→ **What is being asked**
What is needed here is an exact copy of every entry.
================================
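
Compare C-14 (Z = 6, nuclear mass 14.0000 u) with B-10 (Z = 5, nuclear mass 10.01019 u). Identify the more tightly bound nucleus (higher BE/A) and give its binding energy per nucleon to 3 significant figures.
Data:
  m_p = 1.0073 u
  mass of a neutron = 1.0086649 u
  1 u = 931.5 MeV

C-14; 7.53 MeV/nucleon

C-14: Σm = 6(1.0073) + 8(1.0086649) = 14.1131192 u; Δm = 0.1131192 u; E_B = 105.37 MeV; E_B/A = 7.526 MeV
B-10: Σm = 5(1.0073) + 5(1.0086649) = 10.0798245 u; Δm = 0.0696345 u; E_B = 64.8645 MeV; E_B/A = 6.486 MeV
C-14 has the higher binding energy per nucleon, so it is the more tightly bound nucleus.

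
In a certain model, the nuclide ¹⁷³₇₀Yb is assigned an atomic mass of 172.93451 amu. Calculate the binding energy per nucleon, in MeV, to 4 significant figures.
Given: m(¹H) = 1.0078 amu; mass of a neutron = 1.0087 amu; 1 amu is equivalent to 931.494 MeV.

The nucleus contains 70 protons and 173 − 70 = 103 neutrons.
Mass of separated nucleons = 70(1.0078) + 103(1.0087) = 70.5460 + 103.8961 = 174.4421 amu
Δm = 174.4421 − 172.93451 = 1.50759 amu
Converting to energy: 1.50759 amu × 931.494 MeV/amu = 1404.31 MeV
Dividing by A = 173 gives 8.117 MeV per nucleon.

8.117 MeV/nucleon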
================================
→ **Written answer**
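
Compare C-14 (Z = 6, nuclear mass 14.0000 u) with B-10 (Z = 5, nuclear mass 10.01019 u). Identify the more tightly bound nucleus (higher BE/A) and give its binding energy per nucleon to 3 significant figures.
Data:
  m_p = 1.0073 u
  mass of a neutron = 1.0086649 u
  1 u = 931.5 MeV

C-14; 7.53 MeV/nucleon

C-14: Σm = 6(1.0073) + 8(1.0086649) = 14.1131192 u; Δm = 0.1131192 u; E_B = 105.37 MeV; E_B/A = 7.526 MeV
B-10: Σm = 5(1.0073) + 5(1.0086649) = 10.0798245 u; Δm = 0.0696345 u; E_B = 64.8645 MeV; E_B/A = 6.486 MeV
C-14 has the higher binding energy per nucleon, so it is the more tightly bound nucleus.

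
In a certain model, the nuclide ¹⁷³₇₀Yb is assigned an atomic mass of 172.93451 amu. Calculate the binding energy per nucleon, in MeV, to 4 significant figures.
Given: m(¹H) = 1.0078 amu; mass of a neutron = 1.0087 amu; 1 amu is equivalent to 931.494 MeV.

The nucleus contains 70 protons and 173 − 70 = 103 neutrons.
Mass of separated nucleons = 70(1.0078) + 103(1.0087) = 70.5460 + 103.8961 = 174.4421 amu
Δm = 174.4421 − 172.93451 = 1.50759 amu
Converting to energy: 1.50759 amu × 931.494 MeV/amu = 1404.31 MeV
Dividing by A = 173 gives 8.117 MeV per nucleon.

8.117 MeV/nucleon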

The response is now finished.